Assigned task:
Across all the entries below, how many lines mention the string "data"? Respond with a single number.

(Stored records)
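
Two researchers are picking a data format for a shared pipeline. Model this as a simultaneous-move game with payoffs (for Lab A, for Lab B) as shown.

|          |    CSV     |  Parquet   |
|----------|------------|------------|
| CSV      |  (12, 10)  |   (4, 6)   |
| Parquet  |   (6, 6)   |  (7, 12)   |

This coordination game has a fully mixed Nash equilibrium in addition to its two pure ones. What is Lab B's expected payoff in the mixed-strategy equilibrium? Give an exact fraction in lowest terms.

42/5

Lab A mixes with probability p on CSV, chosen so Lab B is indifferent: 10p + 6(1−p) = 6p + 12(1−p) gives p = 3/5.
Lab B's expected payoff is 10·3/5 + 6·2/5 = 42/5.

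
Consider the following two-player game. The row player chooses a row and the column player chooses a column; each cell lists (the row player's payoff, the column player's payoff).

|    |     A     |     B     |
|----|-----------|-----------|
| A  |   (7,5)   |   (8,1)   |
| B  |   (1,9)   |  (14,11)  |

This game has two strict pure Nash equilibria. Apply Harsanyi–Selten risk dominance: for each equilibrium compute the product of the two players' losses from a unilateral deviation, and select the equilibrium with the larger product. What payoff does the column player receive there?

At both A: the row player loses 7 − 1 = 6 by deviating; the column player loses 5 − 1 = 4. Product = 6·4 = 24.
At both B: the row player loses 14 − 8 = 6 by deviating; the column player loses 11 − 9 = 2. Product = 6·2 = 12.
24 > 12, so both A is risk-dominant. The column player's payoff there is 5.

5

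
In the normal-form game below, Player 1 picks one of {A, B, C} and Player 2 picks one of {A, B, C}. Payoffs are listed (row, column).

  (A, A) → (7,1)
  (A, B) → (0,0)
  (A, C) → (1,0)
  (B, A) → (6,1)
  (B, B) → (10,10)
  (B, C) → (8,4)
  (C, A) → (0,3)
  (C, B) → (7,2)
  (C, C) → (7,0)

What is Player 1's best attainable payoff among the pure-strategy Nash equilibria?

Both A is a pure NE (Player 1: 7 ≥ 6; Player 2: 1 ≥ 0). Player 1 gets 7.
Both B is a pure NE (Player 1: 10 ≥ 7; Player 2: 10 ≥ 4). Player 1 gets 10.
Every other cell has a profitable deviation for at least one player. Highest of {7, 10} is 10.

10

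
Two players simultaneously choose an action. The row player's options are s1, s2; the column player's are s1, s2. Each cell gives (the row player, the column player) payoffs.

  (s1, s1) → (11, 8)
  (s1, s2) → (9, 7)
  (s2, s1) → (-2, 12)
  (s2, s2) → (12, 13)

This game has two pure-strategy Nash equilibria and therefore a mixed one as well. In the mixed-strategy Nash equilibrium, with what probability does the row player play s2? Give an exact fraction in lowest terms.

1/2

The row player's mix p on s1 must make the column player indifferent between s1 and s2.
The column player's payoff from s1: 8p + 12(1−p). From s2: 7p + 13(1−p).
Set equal: 1p = 1(1−p) → p = 1/2.
Probability on s2 is 1 − 1/2 = 1/2.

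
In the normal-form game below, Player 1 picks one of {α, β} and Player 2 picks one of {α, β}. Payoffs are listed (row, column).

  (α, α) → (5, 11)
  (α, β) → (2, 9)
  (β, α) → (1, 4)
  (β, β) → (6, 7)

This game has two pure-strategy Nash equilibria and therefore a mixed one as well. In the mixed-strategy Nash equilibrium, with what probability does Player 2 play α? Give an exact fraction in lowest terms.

Player 2's mix q on α must make Player 1 indifferent between α and β.
Player 1's payoff from α: 5q + 2(1−q). From β: 1q + 6(1−q).
Set equal: 4q = 4(1−q) → q = 4/8 = 1/2.

1/2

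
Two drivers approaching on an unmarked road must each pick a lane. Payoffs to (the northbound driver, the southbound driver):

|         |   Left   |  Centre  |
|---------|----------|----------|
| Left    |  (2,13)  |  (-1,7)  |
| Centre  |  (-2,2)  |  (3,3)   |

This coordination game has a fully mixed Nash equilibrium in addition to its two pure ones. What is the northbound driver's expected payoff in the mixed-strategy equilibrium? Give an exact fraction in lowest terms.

The southbound driver mixes with probability q on Left, chosen so the northbound driver is indifferent: 2q + (-1)(1−q) = (-2)q + 3(1−q) gives q = 1/2.
The northbound driver's expected payoff (from either row, since indifferent) is 2·1/2 + (-1)·1/2 = 1/2.

1/2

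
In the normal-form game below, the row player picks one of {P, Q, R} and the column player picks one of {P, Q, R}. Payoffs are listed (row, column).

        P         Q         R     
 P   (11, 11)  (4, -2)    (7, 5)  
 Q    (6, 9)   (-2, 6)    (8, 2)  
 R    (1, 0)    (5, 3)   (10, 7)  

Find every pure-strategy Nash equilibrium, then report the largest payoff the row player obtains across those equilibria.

Both P is a pure NE (the row player: 11 ≥ 6; the column player: 11 ≥ 5). The row player gets 11.
Both R is a pure NE (the row player: 10 ≥ 8; the column player: 7 ≥ 3). The row player gets 10.
Every other cell has a profitable deviation for at least one player. Highest of {11, 10} is 11.

11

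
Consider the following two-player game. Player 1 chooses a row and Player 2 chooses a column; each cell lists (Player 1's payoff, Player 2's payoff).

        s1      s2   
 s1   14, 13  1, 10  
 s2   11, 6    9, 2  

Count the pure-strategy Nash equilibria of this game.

1

Both s1: Player 1 gets 14 (best alternative 11); Player 2 gets 13 (best alternative 10). Neither deviates — NE.
Both s2 is not a NE: Player 2 would switch to s1 (6 > 2).
No other cell survives both best-response checks, so there is 1 pure NE.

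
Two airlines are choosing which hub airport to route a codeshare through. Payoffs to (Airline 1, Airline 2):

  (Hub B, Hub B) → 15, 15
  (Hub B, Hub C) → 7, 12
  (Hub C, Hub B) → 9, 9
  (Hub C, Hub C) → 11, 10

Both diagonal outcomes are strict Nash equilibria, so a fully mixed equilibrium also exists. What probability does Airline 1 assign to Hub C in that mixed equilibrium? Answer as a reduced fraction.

3/4

Airline 1's mix p on Hub B must make Airline 2 indifferent between Hub B and Hub C.
Airline 2's payoff from Hub B: 15p + 9(1−p). From Hub C: 12p + 10(1−p).
Set equal: 3p = 1(1−p) → p = 1/4.
Probability on Hub C is 1 − 1/4 = 3/4.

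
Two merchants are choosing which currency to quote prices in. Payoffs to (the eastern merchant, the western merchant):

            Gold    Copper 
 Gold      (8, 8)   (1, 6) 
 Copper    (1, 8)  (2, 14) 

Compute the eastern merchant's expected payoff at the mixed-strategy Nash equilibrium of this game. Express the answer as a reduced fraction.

The western merchant mixes with probability q on Gold, chosen so the eastern merchant is indifferent: 8q + 1(1−q) = 1q + 2(1−q) gives q = 1/8.
The eastern merchant's expected payoff (from either row, since indifferent) is 8·1/8 + 1·7/8 = 15/8.

15/8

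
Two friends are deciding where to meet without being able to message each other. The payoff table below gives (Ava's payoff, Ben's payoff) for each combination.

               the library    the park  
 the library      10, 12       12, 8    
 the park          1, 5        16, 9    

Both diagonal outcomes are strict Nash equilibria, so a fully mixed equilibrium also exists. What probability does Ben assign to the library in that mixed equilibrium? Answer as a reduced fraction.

4/13

Ben's mix q on the library must make Ava indifferent between the library and the park.
Ava's payoff from the library: 10q + 12(1−q). From the park: 1q + 16(1−q).
Set equal: 9q = 4(1−q) → q = 4/13.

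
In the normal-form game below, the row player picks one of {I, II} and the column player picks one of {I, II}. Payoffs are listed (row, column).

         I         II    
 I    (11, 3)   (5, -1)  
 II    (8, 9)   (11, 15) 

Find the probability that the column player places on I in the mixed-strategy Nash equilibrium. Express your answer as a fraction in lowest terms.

The column player's mix q on I must make the row player indifferent between I and II.
The row player's payoff from I: 11q + 5(1−q). From II: 8q + 11(1−q).
Set equal: 3q = 6(1−q) → q = 6/9 = 2/3.

2/3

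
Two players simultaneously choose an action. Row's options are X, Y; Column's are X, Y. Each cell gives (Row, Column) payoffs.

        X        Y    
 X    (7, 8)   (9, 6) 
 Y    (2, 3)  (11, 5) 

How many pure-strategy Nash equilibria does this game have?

Both X: Row gets 7 (best alternative 2); Column gets 8 (best alternative 6). Neither deviates — NE.
Both Y: Row gets 11 (best alternative 9); Column gets 5 (best alternative 3). Neither deviates — NE.
(Y, X) is not a NE: Row would switch to X (7 > 2).
No other cell survives both best-response checks, so there are 2 pure NE.

2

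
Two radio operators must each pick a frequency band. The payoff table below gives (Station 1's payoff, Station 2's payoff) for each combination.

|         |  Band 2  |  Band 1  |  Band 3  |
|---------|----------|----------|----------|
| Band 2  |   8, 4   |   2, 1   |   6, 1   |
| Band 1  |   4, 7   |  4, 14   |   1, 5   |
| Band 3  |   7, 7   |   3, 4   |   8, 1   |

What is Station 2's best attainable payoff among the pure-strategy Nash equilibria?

14

Both Band 2 is a pure NE (Station 1: 8 ≥ 7; Station 2: 4 ≥ 1). Station 2 gets 4.
Both Band 1 is a pure NE (Station 1: 4 ≥ 3; Station 2: 14 ≥ 7). Station 2 gets 14.
Every other cell has a profitable deviation for at least one player. Highest of {4, 14} is 14.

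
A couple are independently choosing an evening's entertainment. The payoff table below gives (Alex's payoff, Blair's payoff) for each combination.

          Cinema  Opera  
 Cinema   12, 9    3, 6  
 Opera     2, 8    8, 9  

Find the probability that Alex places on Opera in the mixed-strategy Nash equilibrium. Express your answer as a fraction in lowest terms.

Alex's mix p on Cinema must make Blair indifferent between Cinema and Opera.
Blair's payoff from Cinema: 9p + 8(1−p). From Opera: 6p + 9(1−p).
Set equal: 3p = 1(1−p) → p = 1/4.
Probability on Opera is 1 − 1/4 = 3/4.

3/4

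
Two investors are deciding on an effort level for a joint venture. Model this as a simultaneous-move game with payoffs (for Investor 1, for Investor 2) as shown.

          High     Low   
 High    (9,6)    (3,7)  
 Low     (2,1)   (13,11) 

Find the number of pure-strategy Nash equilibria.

1

Both Low: Investor 1 gets 13 (best alternative 3); Investor 2 gets 11 (best alternative 1). Neither deviates — NE.
Both High is not a NE: Investor 2 would switch to Low (7 > 6).
No other cell survives both best-response checks, so there is 1 pure NE.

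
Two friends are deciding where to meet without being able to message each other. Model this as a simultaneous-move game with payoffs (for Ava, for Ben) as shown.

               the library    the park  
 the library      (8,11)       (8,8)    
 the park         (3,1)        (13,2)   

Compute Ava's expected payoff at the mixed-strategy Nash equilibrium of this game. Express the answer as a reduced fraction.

Ben mixes with probability q on the library, chosen so Ava is indifferent: 8q + 8(1−q) = 3q + 13(1−q) gives q = 1/2.
Ava's expected payoff (from either row, since indifferent) is 8·1/2 + 8·1/2 = 8.

8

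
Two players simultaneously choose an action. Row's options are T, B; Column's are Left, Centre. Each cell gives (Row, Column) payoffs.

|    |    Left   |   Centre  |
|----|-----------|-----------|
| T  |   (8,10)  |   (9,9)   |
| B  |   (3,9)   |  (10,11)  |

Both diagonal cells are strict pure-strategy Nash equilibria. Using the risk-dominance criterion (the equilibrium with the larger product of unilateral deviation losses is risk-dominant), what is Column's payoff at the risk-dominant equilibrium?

At (T, Left): Row loses 8 − 3 = 5 by deviating; Column loses 10 − 9 = 1. Product = 5·1 = 5.
At (B, Centre): Row loses 10 − 9 = 1 by deviating; Column loses 11 − 9 = 2. Product = 1·2 = 2.
5 > 2, so (T, Left) is risk-dominant. Column's payoff there is 10.

10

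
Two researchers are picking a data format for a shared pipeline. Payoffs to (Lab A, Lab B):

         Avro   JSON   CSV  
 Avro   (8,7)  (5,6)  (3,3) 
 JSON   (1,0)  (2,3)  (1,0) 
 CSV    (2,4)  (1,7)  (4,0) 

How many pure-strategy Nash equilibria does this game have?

1

Both Avro: Lab A gets 8 (best alternative 2); Lab B gets 7 (best alternative 6). Neither deviates — NE.
Both JSON is not a NE: Lab A would switch to Avro (5 > 2).
No other cell survives both best-response checks, so there is 1 pure NE.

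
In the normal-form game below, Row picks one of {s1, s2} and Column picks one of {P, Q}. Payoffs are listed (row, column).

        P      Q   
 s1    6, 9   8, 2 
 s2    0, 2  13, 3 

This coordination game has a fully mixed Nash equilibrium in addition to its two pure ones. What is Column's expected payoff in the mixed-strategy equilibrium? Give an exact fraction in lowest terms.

23/8

Row mixes with probability p on s1, chosen so Column is indifferent: 9p + 2(1−p) = 2p + 3(1−p) gives p = 1/8.
Column's expected payoff is 9·1/8 + 2·7/8 = 23/8.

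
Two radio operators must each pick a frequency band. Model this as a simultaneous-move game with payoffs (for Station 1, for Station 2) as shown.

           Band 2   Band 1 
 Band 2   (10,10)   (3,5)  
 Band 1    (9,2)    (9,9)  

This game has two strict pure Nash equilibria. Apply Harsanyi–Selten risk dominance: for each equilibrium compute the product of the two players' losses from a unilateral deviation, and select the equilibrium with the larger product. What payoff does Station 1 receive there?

At both Band 2: Station 1 loses 10 − 9 = 1 by deviating; Station 2 loses 10 − 5 = 5. Product = 1·5 = 5.
At both Band 1: Station 1 loses 9 − 3 = 6 by deviating; Station 2 loses 9 − 2 = 7. Product = 6·7 = 42.
42 > 5, so both Band 1 is risk-dominant. Station 1's payoff there is 9.

9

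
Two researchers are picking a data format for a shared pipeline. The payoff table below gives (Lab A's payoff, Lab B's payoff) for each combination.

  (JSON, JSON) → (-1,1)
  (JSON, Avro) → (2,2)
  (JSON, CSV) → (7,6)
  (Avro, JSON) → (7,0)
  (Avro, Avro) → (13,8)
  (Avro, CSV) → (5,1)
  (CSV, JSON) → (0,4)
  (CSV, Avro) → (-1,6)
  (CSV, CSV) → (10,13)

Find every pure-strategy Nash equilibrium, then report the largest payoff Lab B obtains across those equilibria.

Both Avro is a pure NE (Lab A: 13 ≥ 2; Lab B: 8 ≥ 1). Lab B gets 8.
Both CSV is a pure NE (Lab A: 10 ≥ 7; Lab B: 13 ≥ 6). Lab B gets 13.
Every other cell has a profitable deviation for at least one player. Highest of {8, 13} is 13.

13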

Result of this task:
3